### What to produce:
Could you set down every record below exactly as it appears?

[Provided data Boundary: Start]

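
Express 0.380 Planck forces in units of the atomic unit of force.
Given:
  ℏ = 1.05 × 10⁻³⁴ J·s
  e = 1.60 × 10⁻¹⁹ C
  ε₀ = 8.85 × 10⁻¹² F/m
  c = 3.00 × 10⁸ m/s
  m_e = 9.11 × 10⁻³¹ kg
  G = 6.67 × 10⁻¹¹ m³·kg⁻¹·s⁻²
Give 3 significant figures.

Planck force: F_P = c⁴/G = 1.21 × 10⁴⁴ N
atomic unit of force: F_au = E_h/a₀ = m_e²e⁶/((4πε₀)³ℏ⁴) = 8.33 × 10⁻⁸ N
0.380 × 1.21 × 10⁴⁴ / 8.33 × 10⁻⁸ = 5.54 × 10⁵⁰

5.54 × 10⁵⁰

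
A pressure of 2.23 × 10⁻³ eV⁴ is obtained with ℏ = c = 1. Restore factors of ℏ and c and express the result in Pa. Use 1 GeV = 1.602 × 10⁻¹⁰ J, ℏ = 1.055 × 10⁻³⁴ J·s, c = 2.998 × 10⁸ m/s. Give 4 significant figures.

0.04642 Pa

Pressure is [E]/[L]³ = [E]⁴/(ℏc)³.
1 GeV⁴ → 1/(ℏc)³ × (1 GeV in J)⁴ = 2.082 × 10³⁷ Pa.
Convert the energy scale: 2.23 × 10⁻³ eV⁴ = 2.23 × 10⁻³⁹ GeV⁴.
Result: 2.23 × 10⁻³⁹ × 2.082 × 10³⁷ = 0.04642 Pa.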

[Provided data Boundary: End]

### Exercise output:
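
Express 0.380 Planck forces in units of the atomic unit of force.
Given:
  ℏ = 1.05 × 10⁻³⁴ J·s
  e = 1.60 × 10⁻¹⁹ C
  ε₀ = 8.85 × 10⁻¹² F/m
  c = 3.00 × 10⁸ m/s
  m_e = 9.11 × 10⁻³¹ kg
  G = 6.67 × 10⁻¹¹ m³·kg⁻¹·s⁻²
Give 3 significant figures.

Planck force: F_P = c⁴/G = 1.21 × 10⁴⁴ N
atomic unit of force: F_au = E_h/a₀ = m_e²e⁶/((4πε₀)³ℏ⁴) = 8.33 × 10⁻⁸ N
0.380 × 1.21 × 10⁴⁴ / 8.33 × 10⁻⁸ = 5.54 × 10⁵⁰

5.54 × 10⁵⁰

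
A pressure of 2.23 × 10⁻³ eV⁴ is obtained with ℏ = c = 1. Restore factors of ℏ and c and express the result in Pa. Use 1 GeV = 1.602 × 10⁻¹⁰ J, ℏ = 1.055 × 10⁻³⁴ J·s, c = 2.998 × 10⁸ m/s. Give 4 significant figures.

0.04642 Pa

Pressure is [E]/[L]³ = [E]⁴/(ℏc)³.
1 GeV⁴ → 1/(ℏc)³ × (1 GeV in J)⁴ = 2.082 × 10³⁷ Pa.
Convert the energy scale: 2.23 × 10⁻³ eV⁴ = 2.23 × 10⁻³⁹ GeV⁴.
Result: 2.23 × 10⁻³⁹ × 2.082 × 10³⁷ = 0.04642 Pa.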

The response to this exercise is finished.